→ INSTRUCTIONS FOR THE TASK:
Each line below from the one containing "age (x)=0: proportion" through the one containing "age 0: l_x=1.00, mx=0;" is to be given again exactly, and no line outside that span.
▬▬▬▬▬▬
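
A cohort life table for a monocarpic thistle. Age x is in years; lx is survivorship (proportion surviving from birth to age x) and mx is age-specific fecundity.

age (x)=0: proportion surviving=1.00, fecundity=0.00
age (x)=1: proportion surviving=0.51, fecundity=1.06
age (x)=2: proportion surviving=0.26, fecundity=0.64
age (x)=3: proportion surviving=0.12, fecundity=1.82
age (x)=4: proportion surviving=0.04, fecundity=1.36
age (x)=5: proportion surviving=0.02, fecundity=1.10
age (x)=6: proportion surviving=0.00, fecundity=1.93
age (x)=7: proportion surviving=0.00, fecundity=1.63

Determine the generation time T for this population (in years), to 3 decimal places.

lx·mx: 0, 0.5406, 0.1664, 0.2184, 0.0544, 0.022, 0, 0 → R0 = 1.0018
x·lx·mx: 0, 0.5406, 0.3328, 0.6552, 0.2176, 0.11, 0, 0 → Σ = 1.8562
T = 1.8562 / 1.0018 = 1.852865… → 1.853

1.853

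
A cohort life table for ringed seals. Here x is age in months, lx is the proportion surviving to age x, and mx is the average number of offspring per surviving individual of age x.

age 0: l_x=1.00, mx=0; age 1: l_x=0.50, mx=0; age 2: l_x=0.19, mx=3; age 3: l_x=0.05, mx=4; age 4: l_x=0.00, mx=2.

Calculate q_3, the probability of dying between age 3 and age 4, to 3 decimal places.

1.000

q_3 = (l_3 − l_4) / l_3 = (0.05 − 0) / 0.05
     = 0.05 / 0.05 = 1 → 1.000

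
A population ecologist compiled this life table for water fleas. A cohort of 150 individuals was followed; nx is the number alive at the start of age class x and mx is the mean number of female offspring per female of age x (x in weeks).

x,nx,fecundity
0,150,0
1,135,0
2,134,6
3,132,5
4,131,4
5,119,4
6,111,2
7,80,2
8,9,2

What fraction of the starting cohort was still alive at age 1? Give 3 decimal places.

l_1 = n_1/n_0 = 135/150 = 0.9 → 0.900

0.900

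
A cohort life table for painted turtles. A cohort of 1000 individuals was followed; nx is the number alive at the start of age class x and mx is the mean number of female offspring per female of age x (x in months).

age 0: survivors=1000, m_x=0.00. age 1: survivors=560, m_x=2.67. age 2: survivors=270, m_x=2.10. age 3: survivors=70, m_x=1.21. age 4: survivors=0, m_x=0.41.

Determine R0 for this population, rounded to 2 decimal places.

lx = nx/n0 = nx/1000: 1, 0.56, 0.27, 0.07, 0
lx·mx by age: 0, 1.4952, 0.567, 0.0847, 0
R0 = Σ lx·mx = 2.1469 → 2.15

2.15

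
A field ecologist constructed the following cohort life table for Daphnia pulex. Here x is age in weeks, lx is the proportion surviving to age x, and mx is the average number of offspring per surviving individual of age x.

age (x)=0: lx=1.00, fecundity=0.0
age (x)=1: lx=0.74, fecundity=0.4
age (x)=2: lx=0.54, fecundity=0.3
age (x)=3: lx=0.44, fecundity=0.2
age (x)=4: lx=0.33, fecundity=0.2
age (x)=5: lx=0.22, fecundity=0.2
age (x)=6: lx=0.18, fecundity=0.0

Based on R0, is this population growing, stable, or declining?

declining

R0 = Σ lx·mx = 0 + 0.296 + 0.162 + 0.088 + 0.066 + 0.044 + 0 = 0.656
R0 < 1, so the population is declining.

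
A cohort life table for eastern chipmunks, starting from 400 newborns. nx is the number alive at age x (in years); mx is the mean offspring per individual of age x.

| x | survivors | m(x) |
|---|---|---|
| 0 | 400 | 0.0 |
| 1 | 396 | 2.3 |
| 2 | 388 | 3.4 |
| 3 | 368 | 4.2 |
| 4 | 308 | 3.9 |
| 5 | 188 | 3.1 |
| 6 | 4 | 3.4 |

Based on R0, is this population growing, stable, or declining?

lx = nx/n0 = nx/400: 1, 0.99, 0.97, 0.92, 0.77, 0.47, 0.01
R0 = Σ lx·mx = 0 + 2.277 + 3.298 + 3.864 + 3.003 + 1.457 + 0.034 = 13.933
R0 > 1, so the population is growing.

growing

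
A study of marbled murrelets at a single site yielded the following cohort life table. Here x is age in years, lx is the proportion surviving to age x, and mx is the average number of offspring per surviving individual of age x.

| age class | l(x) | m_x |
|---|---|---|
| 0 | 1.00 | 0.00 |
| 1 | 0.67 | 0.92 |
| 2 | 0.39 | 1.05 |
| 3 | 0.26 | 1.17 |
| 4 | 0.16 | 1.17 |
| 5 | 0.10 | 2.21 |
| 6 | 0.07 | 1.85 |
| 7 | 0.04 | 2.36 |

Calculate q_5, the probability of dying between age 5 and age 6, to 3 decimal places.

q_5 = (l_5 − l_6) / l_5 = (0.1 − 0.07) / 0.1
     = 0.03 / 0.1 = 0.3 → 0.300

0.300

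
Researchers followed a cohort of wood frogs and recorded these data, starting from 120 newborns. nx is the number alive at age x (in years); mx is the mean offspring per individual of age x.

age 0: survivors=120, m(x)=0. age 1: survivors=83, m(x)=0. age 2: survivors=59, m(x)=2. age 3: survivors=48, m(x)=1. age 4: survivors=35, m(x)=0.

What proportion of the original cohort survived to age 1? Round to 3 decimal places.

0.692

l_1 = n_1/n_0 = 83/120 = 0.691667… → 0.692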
▬▬▬▬▬▬
→ EXERCISE OUTPUT:
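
age (x)=0: proportion surviving=1.00, fecundity=0.00
age (x)=1: proportion surviving=0.51, fecundity=1.06
age (x)=2: proportion surviving=0.26, fecundity=0.64
age (x)=3: proportion surviving=0.12, fecundity=1.82
age (x)=4: proportion surviving=0.04, fecundity=1.36
age (x)=5: proportion surviving=0.02, fecundity=1.10
age (x)=6: proportion surviving=0.00, fecundity=1.93
age (x)=7: proportion surviving=0.00, fecundity=1.63

Determine the generation time T for this population (in years), to 3 decimal places.

lx·mx: 0, 0.5406, 0.1664, 0.2184, 0.0544, 0.022, 0, 0 → R0 = 1.0018
x·lx·mx: 0, 0.5406, 0.3328, 0.6552, 0.2176, 0.11, 0, 0 → Σ = 1.8562
T = 1.8562 / 1.0018 = 1.852865… → 1.853

1.853

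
A cohort life table for ringed seals. Here x is age in months, lx is the proportion surviving to age x, and mx is the average number of offspring per surviving individual of age x.

age 0: l_x=1.00, mx=0; age 1: l_x=0.50, mx=0; age 2: l_x=0.19, mx=3; age 3: l_x=0.05, mx=4; age 4: l_x=0.00, mx=2.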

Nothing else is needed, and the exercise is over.